Source records
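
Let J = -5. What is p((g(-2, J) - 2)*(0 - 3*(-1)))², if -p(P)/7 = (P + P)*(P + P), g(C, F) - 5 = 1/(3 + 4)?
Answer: 303595776/49 ≈ 6.1958e+6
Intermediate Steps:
g(C, F) = 36/7 (g(C, F) = 5 + 1/(3 + 4) = 5 + 1/7 = 5 + ⅐ = 36/7)
p(P) = -28*P² (p(P) = -7*(P + P)*(P + P) = -7*2*P*2*P = -28*P²)
p((g(-2, J) - 2)*(0 - 3*(-1)))² = (-28*(0 - 3*(-1))²*(36/7 - 2)²)² = (-28*484*(0 + 3)²/49)² = (-28*((22/7)*3)²)² = (-28*(66/7)²)² = (-28*4356/49)² = (-17424/7)² = 303595776/49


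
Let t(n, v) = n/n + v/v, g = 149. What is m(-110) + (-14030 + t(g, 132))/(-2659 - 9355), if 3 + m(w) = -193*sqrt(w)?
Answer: -11007/6007 - 193*I*sqrt(110) ≈ -1.8324 - 2024.2*I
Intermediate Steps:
m(w) = -3 - 193*sqrt(w)
t(n, v) = 2 (t(n, v) = 1 + 1 = 2)
m(-110) + (-14030 + t(g, 132))/(-2659 - 9355) = (-3 - 193*I*sqrt(110)) + (-14030 + 2)/(-2659 - 9355) = (-3 - 193*I*sqrt(110)) - 14028/(-12014) = (-3 - 193*I*sqrt(110)) - 14028*(-1/12014) = (-3 - 193*I*sqrt(110)) + 7014/6007 = -11007/6007 - 193*I*sqrt(110)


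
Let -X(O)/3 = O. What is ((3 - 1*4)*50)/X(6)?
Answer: 25/9 ≈ 2.7778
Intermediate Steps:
X(O) = -3*O
((3 - 1*4)*50)/X(6) = ((3 - 1*4)*50)/((-3*6)) = ((3 - 4)*50)/(-18) = -(-1)*50/18 = -1/18*(-50) = 25/9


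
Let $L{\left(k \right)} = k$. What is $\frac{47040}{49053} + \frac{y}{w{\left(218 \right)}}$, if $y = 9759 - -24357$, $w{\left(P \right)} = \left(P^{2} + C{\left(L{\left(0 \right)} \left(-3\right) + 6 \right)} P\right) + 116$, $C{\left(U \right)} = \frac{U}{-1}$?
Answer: $\frac{107026373}{63131211} \approx 1.6953$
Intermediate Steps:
$C{\left(U \right)} = - U$ ($C{\left(U \right)} = U \left(-1\right) = - U$)
$w{\left(P \right)} = 116 + P^{2} - 6 P$ ($w{\left(P \right)} = \left(P^{2} + - (0 \left(-3\right) + 6) P\right) + 116 = \left(P^{2} + - (0 + 6) P\right) + 116 = \left(P^{2} + \left(-1\right) 6 P\right) + 116 = \left(P^{2} - 6 P\right) + 116 = 116 + P^{2} - 6 P$)
$y = 34116$ ($y = 9759 + 24357 = 34116$)
$\frac{47040}{49053} + \frac{y}{w{\left(218 \right)}} = \frac{47040}{49053} + \frac{34116}{116 + 218^{2} - 1308} = 47040 \cdot \frac{1}{49053} + \frac{34116}{116 + 47524 - 1308} = \frac{15680}{16351} + \frac{34116}{46332} = \frac{15680}{16351} + 34116 \cdot \frac{1}{46332} = \frac{15680}{16351} + \frac{2843}{3861} = \frac{107026373}{63131211}$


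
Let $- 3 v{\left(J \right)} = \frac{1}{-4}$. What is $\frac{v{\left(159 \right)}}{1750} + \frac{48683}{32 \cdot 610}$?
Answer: $\frac{25559063}{10248000} \approx 2.4941$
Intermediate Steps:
$v{\left(J \right)} = \frac{1}{12}$ ($v{\left(J \right)} = - \frac{1}{3 \left(-4\right)} = \left(- \frac{1}{3}\right) \left(- \frac{1}{4}\right) = \frac{1}{12}$)
$\frac{v{\left(159 \right)}}{1750} + \frac{48683}{32 \cdot 610} = \frac{1}{12 \cdot 1750} + \frac{48683}{32 \cdot 610} = \frac{1}{12} \cdot \frac{1}{1750} + \frac{48683}{19520} = \frac{1}{21000} + 48683 \cdot \frac{1}{19520} = \frac{1}{21000} + \frac{48683}{19520} = \frac{25559063}{10248000}$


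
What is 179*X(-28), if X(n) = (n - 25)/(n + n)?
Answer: 9487/56 ≈ 169.41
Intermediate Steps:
X(n) = (-25 + n)/(2*n) (X(n) = (-25 + n)/((2*n)) = (-25 + n)*(1/(2*n)) = (-25 + n)/(2*n))
179*X(-28) = 179*((½)*(-25 - 28)/(-28)) = 179*((½)*(-1/28)*(-53)) = 179*(53/56) = 9487/56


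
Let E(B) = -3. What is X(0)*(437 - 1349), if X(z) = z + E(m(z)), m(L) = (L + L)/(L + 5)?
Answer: 2736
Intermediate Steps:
m(L) = 2*L/(5 + L) (m(L) = (2*L)/(5 + L) = 2*L/(5 + L))
X(z) = -3 + z (X(z) = z - 3 = -3 + z)
X(0)*(437 - 1349) = (-3 + 0)*(437 - 1349) = -3*(-912) = 2736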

Problem description :: In the records, which lines use the word "Answer"? Report them.

Your response ::
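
Answer: 303595776/49 ≈ 6.1958e+6
Answer: -11007/6007 - 193*I*sqrt(110) ≈ -1.8324 - 2024.2*I
Answer: 25/9 ≈ 2.7778
Answer: $\frac{107026373}{63131211} \approx 1.6953$
Answer: $\frac{25559063}{10248000} \approx 2.4941$
Answer: 9487/56 ≈ 169.41
Answer: 2736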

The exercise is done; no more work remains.